(Stored items)
=== Section Start ===
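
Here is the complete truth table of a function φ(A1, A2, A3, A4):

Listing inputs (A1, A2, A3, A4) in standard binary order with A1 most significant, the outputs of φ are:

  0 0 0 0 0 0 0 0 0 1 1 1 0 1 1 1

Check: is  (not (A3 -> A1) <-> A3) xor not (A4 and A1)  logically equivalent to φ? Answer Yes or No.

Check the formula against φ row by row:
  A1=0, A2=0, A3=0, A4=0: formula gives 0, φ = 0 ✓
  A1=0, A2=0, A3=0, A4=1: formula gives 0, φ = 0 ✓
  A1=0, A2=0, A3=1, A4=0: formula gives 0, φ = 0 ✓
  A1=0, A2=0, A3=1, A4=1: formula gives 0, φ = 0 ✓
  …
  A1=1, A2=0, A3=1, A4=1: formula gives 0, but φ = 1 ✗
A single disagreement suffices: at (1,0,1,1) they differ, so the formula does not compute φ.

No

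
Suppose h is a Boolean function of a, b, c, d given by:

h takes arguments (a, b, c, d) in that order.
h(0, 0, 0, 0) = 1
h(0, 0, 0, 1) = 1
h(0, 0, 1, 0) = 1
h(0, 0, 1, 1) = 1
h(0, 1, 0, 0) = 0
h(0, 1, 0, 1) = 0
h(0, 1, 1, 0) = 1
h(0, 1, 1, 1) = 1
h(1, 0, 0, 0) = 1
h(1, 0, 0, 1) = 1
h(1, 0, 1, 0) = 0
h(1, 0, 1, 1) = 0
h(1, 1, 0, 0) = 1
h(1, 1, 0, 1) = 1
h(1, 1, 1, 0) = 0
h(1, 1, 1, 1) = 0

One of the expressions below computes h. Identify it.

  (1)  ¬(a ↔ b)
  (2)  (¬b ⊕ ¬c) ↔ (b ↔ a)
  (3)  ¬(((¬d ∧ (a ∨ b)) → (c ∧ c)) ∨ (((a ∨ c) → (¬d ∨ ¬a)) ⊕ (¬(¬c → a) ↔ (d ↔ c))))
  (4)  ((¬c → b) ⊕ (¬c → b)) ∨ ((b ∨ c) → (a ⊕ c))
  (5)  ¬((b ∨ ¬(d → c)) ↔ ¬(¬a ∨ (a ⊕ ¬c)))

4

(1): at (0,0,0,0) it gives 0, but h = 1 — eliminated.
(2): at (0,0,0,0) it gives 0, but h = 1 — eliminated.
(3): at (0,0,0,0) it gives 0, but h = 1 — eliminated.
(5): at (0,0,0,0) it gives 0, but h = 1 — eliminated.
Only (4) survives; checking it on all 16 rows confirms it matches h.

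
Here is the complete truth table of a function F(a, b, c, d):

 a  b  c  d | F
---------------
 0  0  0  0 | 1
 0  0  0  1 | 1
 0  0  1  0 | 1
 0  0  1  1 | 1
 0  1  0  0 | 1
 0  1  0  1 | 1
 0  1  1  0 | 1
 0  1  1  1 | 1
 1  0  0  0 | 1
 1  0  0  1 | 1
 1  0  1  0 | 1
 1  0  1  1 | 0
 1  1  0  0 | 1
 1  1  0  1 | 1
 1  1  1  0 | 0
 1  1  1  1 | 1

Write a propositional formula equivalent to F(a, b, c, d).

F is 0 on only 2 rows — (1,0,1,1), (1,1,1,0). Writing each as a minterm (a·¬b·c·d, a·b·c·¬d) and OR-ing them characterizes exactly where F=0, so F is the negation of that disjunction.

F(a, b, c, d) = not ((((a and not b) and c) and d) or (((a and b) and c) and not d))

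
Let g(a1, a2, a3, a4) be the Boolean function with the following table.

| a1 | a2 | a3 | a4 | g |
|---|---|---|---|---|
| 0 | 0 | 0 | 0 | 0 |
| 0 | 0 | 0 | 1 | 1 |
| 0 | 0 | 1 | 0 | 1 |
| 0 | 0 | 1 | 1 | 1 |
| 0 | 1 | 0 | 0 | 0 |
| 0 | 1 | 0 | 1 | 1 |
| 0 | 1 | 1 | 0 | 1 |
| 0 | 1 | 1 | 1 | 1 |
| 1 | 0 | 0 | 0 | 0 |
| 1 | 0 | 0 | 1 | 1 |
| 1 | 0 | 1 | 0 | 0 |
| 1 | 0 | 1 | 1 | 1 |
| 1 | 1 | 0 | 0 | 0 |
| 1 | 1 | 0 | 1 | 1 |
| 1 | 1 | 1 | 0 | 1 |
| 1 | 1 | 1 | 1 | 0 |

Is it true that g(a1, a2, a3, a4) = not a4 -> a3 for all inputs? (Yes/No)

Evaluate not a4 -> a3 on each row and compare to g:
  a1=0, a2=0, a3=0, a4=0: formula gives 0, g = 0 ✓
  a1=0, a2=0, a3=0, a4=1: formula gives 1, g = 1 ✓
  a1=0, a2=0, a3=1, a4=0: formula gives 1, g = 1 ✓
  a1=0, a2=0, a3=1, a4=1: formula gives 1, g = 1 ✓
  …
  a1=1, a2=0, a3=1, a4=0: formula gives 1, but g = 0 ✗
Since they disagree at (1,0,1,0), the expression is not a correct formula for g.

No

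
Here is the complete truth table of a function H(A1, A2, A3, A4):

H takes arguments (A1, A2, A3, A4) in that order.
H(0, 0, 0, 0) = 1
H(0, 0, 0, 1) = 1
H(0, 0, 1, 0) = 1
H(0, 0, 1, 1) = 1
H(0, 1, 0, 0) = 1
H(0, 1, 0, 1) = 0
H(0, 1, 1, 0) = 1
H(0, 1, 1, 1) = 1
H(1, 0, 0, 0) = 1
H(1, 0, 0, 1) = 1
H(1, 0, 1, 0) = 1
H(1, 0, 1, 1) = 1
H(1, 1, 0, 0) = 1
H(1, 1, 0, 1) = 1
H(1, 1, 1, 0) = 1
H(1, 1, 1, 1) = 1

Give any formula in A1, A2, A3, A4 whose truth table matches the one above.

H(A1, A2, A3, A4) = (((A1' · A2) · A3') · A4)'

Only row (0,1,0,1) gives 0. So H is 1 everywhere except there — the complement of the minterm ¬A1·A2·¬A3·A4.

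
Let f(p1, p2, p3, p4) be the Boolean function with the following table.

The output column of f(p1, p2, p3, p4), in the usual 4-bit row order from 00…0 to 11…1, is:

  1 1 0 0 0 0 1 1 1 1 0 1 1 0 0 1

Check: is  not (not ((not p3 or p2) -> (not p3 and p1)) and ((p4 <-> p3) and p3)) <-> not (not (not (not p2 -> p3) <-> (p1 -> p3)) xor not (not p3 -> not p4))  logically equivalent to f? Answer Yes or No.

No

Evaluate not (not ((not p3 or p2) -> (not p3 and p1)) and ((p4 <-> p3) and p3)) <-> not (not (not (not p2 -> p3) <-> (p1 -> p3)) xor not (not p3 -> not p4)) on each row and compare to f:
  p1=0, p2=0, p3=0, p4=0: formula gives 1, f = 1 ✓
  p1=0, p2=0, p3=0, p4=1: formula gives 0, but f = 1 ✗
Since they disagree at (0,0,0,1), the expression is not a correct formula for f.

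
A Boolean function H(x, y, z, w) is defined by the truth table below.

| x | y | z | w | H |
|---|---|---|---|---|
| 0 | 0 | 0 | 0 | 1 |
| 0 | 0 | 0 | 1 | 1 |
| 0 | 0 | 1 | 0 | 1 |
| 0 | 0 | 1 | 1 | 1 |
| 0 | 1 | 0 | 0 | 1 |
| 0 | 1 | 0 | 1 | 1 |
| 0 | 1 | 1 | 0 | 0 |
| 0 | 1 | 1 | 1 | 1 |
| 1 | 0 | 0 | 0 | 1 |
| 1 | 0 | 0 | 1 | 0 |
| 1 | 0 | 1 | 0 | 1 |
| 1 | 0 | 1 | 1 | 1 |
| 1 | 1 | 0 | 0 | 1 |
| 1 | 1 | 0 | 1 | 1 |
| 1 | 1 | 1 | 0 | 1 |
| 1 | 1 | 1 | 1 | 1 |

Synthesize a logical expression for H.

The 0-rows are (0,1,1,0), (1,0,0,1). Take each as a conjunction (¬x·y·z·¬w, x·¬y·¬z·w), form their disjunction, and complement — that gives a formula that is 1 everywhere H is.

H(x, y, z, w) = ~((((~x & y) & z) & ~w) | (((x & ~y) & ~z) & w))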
=== Section End ===
Look above for lines with the word "complete" and copy them all.

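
Here is the complete truth table of a function φ(A1, A2, A3, A4):
Here is the complete truth table of a function F(a, b, c, d):
Here is the complete truth table of a function H(A1, A2, A3, A4):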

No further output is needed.